● Your goal
Whenever a line carries the word "inner", pull it out of the entries.
*** Block opens ***
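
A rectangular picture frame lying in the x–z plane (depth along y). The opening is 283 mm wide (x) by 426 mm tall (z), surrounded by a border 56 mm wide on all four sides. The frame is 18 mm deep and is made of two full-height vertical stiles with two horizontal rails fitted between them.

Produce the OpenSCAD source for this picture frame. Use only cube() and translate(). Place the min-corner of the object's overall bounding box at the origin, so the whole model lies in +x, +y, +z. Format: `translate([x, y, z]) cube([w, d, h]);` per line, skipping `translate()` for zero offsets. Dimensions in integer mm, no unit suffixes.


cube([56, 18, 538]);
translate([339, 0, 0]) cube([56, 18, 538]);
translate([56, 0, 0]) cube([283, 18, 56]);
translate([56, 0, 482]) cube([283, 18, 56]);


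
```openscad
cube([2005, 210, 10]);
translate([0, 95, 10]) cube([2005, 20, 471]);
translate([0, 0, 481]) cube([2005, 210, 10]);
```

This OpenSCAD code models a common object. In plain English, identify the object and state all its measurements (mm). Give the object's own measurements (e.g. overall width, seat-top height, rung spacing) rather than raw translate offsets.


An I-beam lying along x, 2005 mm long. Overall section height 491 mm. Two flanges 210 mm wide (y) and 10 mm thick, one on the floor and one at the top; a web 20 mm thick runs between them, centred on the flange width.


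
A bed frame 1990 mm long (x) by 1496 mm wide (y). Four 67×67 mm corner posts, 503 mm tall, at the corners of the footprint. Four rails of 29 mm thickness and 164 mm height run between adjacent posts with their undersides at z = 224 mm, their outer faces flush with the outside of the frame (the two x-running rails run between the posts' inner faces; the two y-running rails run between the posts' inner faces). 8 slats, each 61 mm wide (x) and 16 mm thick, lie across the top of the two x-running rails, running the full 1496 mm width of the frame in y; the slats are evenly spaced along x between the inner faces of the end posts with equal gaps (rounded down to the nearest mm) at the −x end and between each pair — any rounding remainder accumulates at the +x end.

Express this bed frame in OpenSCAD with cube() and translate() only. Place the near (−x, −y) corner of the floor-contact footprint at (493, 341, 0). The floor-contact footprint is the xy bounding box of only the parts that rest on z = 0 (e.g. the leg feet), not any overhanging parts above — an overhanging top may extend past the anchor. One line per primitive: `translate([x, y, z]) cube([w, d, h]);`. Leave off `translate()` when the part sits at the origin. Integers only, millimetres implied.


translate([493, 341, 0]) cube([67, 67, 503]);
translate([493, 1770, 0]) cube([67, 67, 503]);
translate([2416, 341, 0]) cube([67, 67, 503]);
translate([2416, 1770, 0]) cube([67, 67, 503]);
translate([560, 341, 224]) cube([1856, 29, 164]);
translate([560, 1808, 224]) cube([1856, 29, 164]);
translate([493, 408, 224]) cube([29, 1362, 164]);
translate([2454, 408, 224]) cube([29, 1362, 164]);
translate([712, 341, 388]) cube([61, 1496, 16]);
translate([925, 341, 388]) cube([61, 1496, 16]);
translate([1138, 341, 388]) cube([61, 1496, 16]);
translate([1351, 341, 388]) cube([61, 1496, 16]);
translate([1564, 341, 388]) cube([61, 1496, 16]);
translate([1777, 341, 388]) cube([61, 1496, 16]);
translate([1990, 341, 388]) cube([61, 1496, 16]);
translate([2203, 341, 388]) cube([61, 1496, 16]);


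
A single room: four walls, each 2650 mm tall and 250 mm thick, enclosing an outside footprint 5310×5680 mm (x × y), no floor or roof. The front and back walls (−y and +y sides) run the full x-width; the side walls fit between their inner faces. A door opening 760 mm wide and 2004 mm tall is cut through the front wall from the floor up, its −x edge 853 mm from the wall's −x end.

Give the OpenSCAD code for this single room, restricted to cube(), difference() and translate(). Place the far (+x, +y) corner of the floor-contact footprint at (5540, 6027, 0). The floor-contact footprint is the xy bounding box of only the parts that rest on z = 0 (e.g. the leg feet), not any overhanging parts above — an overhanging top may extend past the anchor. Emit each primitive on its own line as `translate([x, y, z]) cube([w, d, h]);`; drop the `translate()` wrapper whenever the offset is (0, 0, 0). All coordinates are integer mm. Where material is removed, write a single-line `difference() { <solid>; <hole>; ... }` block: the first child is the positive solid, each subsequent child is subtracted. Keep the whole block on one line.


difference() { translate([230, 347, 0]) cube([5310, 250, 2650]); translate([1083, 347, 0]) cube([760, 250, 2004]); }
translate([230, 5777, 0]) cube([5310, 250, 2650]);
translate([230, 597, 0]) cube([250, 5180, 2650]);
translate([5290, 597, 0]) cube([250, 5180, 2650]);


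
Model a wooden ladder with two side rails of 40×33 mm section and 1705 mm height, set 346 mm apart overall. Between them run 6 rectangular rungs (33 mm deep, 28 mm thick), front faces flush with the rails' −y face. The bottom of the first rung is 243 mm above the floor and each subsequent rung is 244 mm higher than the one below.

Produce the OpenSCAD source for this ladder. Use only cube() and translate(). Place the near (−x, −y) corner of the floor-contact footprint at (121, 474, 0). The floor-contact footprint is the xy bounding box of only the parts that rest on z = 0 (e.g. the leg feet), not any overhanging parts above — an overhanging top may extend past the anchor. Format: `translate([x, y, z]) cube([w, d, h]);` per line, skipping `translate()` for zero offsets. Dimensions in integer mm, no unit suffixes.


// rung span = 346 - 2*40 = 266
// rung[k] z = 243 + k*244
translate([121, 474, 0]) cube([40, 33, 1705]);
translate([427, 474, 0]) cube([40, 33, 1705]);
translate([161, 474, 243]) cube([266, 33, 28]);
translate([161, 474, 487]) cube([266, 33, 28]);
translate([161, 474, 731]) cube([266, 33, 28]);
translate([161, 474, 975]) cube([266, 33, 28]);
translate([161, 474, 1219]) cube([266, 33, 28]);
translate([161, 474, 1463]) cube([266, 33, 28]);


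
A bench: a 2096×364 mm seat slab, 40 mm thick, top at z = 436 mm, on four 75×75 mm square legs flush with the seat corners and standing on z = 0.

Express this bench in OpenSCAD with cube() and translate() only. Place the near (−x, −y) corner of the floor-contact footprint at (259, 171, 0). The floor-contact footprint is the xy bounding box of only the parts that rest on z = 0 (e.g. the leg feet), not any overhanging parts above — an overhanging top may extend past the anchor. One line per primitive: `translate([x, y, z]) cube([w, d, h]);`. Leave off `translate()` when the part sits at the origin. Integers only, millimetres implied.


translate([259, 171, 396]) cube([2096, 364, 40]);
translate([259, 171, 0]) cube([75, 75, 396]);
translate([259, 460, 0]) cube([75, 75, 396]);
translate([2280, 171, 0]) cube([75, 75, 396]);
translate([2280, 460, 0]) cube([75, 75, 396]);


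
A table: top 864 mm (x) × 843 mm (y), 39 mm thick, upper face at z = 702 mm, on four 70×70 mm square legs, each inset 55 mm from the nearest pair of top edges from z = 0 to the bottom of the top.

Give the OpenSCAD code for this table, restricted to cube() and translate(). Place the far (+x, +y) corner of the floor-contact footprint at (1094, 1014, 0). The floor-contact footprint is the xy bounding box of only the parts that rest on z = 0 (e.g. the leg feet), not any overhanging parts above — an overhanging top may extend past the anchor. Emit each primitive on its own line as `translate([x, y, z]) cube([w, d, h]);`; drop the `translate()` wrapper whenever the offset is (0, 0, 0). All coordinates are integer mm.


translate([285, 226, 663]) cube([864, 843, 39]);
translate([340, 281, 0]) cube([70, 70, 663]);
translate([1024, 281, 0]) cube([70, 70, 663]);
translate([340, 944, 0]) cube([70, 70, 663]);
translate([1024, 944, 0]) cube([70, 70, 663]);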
*** Block closes ***
● Result
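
A bed frame 1990 mm long (x) by 1496 mm wide (y). Four 67×67 mm corner posts, 503 mm tall, at the corners of the footprint. Four rails of 29 mm thickness and 164 mm height run between adjacent posts with their undersides at z = 224 mm, their outer faces flush with the outside of the frame (the two x-running rails run between the posts' inner faces; the two y-running rails run between the posts' inner faces). 8 slats, each 61 mm wide (x) and 16 mm thick, lie across the top of the two x-running rails, running the full 1496 mm width of the frame in y; the slats are evenly spaced along x between the inner faces of the end posts with equal gaps (rounded down to the nearest mm) at the −x end and between each pair — any rounding remainder accumulates at the +x end.
A single room: four walls, each 2650 mm tall and 250 mm thick, enclosing an outside footprint 5310×5680 mm (x × y), no floor or roof. The front and back walls (−y and +y sides) run the full x-width; the side walls fit between their inner faces. A door opening 760 mm wide and 2004 mm tall is cut through the front wall from the floor up, its −x edge 853 mm from the wall's −x end.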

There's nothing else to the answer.